# WHAT THE TASK REQUIRES:
Please transcribe the listing below with every word intact.

# RECORD EXTRACTS:

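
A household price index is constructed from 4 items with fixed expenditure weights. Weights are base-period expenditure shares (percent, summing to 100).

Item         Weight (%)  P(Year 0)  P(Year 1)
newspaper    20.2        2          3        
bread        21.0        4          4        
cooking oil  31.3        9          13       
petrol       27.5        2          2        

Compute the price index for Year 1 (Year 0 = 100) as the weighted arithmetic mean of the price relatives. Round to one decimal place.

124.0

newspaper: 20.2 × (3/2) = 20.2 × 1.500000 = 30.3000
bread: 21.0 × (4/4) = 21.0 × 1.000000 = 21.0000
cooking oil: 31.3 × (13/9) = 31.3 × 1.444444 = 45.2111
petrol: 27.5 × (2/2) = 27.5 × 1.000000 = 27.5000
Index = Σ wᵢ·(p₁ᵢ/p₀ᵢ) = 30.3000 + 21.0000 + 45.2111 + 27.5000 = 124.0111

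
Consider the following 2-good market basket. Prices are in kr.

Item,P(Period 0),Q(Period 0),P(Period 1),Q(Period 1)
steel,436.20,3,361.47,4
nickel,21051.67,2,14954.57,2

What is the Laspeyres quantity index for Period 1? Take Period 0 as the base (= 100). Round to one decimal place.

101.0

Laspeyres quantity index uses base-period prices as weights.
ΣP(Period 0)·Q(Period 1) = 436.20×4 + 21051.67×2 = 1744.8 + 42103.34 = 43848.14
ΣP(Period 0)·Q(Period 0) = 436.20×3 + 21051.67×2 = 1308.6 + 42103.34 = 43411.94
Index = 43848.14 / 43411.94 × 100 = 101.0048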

# FINISHED EXERCISE:
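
A household price index is constructed from 4 items with fixed expenditure weights. Weights are base-period expenditure shares (percent, summing to 100).

Item         Weight (%)  P(Year 0)  P(Year 1)
newspaper    20.2        2          3        
bread        21.0        4          4        
cooking oil  31.3        9          13       
petrol       27.5        2          2        

Compute the price index for Year 1 (Year 0 = 100) as the weighted arithmetic mean of the price relatives. Round to one decimal place.

124.0

newspaper: 20.2 × (3/2) = 20.2 × 1.500000 = 30.3000
bread: 21.0 × (4/4) = 21.0 × 1.000000 = 21.0000
cooking oil: 31.3 × (13/9) = 31.3 × 1.444444 = 45.2111
petrol: 27.5 × (2/2) = 27.5 × 1.000000 = 27.5000
Index = Σ wᵢ·(p₁ᵢ/p₀ᵢ) = 30.3000 + 21.0000 + 45.2111 + 27.5000 = 124.0111

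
Consider the following 2-good market basket. Prices are in kr.

Item,P(Period 0),Q(Period 0),P(Period 1),Q(Period 1)
steel,436.20,3,361.47,4
nickel,21051.67,2,14954.57,2

What is the Laspeyres quantity index for Period 1? Take Period 0 as the base (= 100). Round to one decimal place.

101.0

Laspeyres quantity index uses base-period prices as weights.
ΣP(Period 0)·Q(Period 1) = 436.20×4 + 21051.67×2 = 1744.8 + 42103.34 = 43848.14
ΣP(Period 0)·Q(Period 0) = 436.20×3 + 21051.67×2 = 1308.6 + 42103.34 = 43411.94
Index = 43848.14 / 43411.94 × 100 = 101.0048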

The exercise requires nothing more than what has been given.